Pull out every line below that holds the word "matches".

(Saved data entries)
Start of Block
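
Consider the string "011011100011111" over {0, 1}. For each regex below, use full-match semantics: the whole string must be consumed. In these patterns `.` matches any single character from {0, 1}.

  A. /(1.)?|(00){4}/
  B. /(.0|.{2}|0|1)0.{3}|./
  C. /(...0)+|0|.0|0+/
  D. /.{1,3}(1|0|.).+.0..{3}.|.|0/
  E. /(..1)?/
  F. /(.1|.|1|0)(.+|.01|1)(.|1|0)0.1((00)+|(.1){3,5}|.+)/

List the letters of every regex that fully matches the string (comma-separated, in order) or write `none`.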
End of Block
→ **RESULT OF THIS TASK**:
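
Consider the string "011011100011111" over {0, 1}. For each regex below, use full-match semantics: the whole string must be consumed. In these patterns `.` matches any single character from {0, 1}.
List the letters of every regex that fully matches the string (comma-separated, in order) or write `none`.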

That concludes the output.